▶ _DATA FOR PROCESSING_
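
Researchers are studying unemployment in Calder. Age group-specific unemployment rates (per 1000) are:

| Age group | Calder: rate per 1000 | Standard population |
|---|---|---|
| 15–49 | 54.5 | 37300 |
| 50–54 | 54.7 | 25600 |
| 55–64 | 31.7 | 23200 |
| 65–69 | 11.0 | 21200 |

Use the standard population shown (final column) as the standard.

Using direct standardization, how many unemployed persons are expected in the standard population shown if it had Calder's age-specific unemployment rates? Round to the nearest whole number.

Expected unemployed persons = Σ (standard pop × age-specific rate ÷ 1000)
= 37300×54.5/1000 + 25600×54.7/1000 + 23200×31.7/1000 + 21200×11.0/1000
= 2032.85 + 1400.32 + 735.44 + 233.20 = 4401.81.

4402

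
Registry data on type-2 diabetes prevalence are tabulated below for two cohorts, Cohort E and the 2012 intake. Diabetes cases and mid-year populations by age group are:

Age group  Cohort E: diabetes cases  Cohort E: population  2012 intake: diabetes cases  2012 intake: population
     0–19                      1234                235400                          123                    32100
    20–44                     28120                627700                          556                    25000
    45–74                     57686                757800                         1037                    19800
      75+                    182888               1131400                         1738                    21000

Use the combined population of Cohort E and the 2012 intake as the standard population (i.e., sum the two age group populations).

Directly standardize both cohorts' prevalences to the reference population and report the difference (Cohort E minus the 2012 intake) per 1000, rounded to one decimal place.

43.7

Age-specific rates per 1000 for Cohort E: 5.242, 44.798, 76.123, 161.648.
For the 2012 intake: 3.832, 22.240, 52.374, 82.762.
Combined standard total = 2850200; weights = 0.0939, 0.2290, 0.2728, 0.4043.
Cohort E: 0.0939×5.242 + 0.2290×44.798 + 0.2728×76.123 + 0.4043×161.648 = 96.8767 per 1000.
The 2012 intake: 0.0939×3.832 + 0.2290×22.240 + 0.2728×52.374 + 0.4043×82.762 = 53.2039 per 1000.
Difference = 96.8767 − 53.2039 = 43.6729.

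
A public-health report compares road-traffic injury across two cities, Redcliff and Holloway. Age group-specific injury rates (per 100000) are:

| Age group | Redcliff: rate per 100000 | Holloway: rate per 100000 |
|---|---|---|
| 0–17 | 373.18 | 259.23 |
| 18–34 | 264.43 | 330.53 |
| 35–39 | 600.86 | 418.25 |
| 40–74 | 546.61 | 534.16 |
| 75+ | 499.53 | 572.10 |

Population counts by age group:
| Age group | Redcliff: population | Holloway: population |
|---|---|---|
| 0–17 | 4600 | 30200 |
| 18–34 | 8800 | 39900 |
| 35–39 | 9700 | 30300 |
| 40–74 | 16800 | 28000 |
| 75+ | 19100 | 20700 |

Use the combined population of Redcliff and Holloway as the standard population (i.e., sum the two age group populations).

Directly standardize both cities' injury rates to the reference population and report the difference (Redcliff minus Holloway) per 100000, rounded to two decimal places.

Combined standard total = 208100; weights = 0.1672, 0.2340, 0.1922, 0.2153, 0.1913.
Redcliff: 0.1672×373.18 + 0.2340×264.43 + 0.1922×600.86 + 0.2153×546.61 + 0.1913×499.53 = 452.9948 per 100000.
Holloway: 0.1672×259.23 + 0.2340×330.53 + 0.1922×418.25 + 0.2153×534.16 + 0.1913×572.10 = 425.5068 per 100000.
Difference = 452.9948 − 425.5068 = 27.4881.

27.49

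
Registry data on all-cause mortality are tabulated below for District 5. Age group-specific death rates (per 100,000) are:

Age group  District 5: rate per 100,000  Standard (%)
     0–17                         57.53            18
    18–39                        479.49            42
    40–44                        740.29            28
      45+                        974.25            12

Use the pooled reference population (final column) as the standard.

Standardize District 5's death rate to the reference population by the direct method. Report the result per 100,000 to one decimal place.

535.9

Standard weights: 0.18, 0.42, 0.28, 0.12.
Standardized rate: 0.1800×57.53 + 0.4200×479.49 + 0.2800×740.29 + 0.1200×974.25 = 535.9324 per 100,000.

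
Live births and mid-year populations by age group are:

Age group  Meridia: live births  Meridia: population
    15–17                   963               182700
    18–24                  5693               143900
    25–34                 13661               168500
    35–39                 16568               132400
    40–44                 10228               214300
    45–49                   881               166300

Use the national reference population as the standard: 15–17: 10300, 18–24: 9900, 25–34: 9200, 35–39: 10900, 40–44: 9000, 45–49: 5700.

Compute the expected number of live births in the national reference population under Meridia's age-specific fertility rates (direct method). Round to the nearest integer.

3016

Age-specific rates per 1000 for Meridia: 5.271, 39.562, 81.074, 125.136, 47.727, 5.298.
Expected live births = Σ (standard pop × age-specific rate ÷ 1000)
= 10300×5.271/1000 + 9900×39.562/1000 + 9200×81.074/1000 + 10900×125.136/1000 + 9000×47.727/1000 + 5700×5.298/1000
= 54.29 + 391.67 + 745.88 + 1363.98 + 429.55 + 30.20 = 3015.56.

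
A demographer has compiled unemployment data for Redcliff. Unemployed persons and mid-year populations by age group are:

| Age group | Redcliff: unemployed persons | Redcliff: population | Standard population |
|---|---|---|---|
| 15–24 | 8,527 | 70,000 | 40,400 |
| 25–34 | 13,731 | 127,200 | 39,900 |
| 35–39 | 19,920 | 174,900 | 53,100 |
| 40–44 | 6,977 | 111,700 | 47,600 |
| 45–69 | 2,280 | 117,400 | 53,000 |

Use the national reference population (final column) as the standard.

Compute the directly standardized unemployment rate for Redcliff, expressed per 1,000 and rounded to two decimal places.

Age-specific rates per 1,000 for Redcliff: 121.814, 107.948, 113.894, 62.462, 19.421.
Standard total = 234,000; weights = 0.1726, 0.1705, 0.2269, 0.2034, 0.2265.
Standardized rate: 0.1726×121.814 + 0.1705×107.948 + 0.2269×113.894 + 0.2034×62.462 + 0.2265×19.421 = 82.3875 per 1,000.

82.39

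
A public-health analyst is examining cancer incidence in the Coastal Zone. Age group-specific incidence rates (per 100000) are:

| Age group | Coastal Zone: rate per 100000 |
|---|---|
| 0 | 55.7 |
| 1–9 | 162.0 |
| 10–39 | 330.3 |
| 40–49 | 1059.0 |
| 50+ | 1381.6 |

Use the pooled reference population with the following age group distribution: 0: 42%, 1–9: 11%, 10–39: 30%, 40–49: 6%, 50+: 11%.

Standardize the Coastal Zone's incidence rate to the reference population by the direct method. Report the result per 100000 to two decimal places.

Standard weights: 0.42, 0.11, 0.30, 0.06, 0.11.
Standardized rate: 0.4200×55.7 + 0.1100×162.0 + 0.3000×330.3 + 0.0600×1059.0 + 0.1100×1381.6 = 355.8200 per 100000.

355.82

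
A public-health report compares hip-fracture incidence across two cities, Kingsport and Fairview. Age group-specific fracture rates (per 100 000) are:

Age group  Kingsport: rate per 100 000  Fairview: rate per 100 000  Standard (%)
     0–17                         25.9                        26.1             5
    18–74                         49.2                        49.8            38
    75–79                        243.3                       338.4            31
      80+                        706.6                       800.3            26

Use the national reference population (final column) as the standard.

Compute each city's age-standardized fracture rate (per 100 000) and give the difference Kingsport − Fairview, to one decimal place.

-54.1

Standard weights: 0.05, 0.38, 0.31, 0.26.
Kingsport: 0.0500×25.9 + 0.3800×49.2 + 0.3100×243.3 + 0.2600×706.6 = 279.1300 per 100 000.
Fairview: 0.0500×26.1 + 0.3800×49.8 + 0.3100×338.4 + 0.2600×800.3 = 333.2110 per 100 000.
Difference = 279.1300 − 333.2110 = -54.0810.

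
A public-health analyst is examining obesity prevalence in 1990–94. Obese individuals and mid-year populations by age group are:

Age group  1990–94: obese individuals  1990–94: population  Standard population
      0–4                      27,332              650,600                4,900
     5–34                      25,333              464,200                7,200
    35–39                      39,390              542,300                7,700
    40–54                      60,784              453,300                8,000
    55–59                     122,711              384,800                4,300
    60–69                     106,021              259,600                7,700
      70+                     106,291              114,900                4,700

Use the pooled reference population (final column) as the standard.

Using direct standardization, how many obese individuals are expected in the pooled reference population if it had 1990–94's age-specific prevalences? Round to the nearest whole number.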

▶ _EXERCISE DIRECTIONS_
Quote every line from the beginning of the entries up to and including the line that contains "11.0 | 21200 |".

▶ _EXERCISE SOLUTION_
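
Researchers are studying unemployment in Calder. Age group-specific unemployment rates (per 1000) are:

| Age group | Calder: rate per 1000 | Standard population |
|---|---|---|
| 15–49 | 54.5 | 37300 |
| 50–54 | 54.7 | 25600 |
| 55–64 | 31.7 | 23200 |
| 65–69 | 11.0 | 21200 |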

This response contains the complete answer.